Source material.

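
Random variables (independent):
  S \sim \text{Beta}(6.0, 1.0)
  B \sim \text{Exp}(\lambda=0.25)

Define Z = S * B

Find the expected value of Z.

For independent RVs: E[XY] = E[X]*E[Y]
E[S] = 0.85714286
E[B] = 4
E[Z] = 0.85714286 * 4 = 3.4285714

3.4285714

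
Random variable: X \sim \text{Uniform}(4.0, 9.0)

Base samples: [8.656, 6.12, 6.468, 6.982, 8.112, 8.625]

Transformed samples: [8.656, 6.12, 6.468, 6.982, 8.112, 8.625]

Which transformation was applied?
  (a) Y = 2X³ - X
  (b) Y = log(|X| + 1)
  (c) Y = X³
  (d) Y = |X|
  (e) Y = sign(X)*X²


Checking option (d) Y = |X|:
  X = 8.656 -> Y = 8.656 ✓
  X = 6.12 -> Y = 6.12 ✓
  X = 6.468 -> Y = 6.468 ✓
All samples match this transformation.

(d) |X|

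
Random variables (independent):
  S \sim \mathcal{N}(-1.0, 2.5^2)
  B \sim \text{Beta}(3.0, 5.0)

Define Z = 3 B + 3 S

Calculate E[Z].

E[Z] = 3*E[S] + 3*E[B]
E[S] = -1
E[B] = 0.375
E[Z] = 3*(-1) + 3*0.375 = -1.875

-1.875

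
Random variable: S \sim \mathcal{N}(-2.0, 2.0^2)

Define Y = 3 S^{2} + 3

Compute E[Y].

E[Y] = 3*E[S²] + 3
E[S] = -2
E[S²] = Var(S) + (E[S])² = 4 + 4 = 8
E[Y] = 3*8 + 3 = 27

27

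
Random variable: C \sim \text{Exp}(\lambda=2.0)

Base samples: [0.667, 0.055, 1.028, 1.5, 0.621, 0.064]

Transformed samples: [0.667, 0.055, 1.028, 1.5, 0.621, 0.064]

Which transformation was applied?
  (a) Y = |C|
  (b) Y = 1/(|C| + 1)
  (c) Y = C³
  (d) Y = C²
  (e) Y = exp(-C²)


Checking option (a) Y = |C|:
  C = 0.667 -> Y = 0.667 ✓
  C = 0.055 -> Y = 0.055 ✓
  C = 1.028 -> Y = 1.028 ✓
All samples match this transformation.

(a) |C|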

How to complete this task. Give back the complete data, each line unchanged.

Output of the exercise.
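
Random variables (independent):
  S \sim \text{Beta}(6.0, 1.0)
  B \sim \text{Exp}(\lambda=0.25)

Define Z = S * B

Find the expected value of Z.

For independent RVs: E[XY] = E[X]*E[Y]
E[S] = 0.85714286
E[B] = 4
E[Z] = 0.85714286 * 4 = 3.4285714

3.4285714

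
Random variable: X \sim \text{Uniform}(4.0, 9.0)

Base samples: [8.656, 6.12, 6.468, 6.982, 8.112, 8.625]

Transformed samples: [8.656, 6.12, 6.468, 6.982, 8.112, 8.625]

Which transformation was applied?
  (a) Y = 2X³ - X
  (b) Y = log(|X| + 1)
  (c) Y = X³
  (d) Y = |X|
  (e) Y = sign(X)*X²


Checking option (d) Y = |X|:
  X = 8.656 -> Y = 8.656 ✓
  X = 6.12 -> Y = 6.12 ✓
  X = 6.468 -> Y = 6.468 ✓
All samples match this transformation.

(d) |X|

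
Random variables (independent):
  S \sim \mathcal{N}(-1.0, 2.5^2)
  B \sim \text{Beta}(3.0, 5.0)

Define Z = 3 B + 3 S

Calculate E[Z].

E[Z] = 3*E[S] + 3*E[B]
E[S] = -1
E[B] = 0.375
E[Z] = 3*(-1) + 3*0.375 = -1.875

-1.875

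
Random variable: S \sim \mathcal{N}(-2.0, 2.0^2)

Define Y = 3 S^{2} + 3

Compute E[Y].

E[Y] = 3*E[S²] + 3
E[S] = -2
E[S²] = Var(S) + (E[S])² = 4 + 4 = 8
E[Y] = 3*8 + 3 = 27

27

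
Random variable: C \sim \text{Exp}(\lambda=2.0)

Base samples: [0.667, 0.055, 1.028, 1.5, 0.621, 0.064]

Transformed samples: [0.667, 0.055, 1.028, 1.5, 0.621, 0.064]

Which transformation was applied?
  (a) Y = |C|
  (b) Y = 1/(|C| + 1)
  (c) Y = C³
  (d) Y = C²
  (e) Y = exp(-C²)


Checking option (a) Y = |C|:
  C = 0.667 -> Y = 0.667 ✓
  C = 0.055 -> Y = 0.055 ✓
  C = 1.028 -> Y = 1.028 ✓
All samples match this transformation.

(a) |C|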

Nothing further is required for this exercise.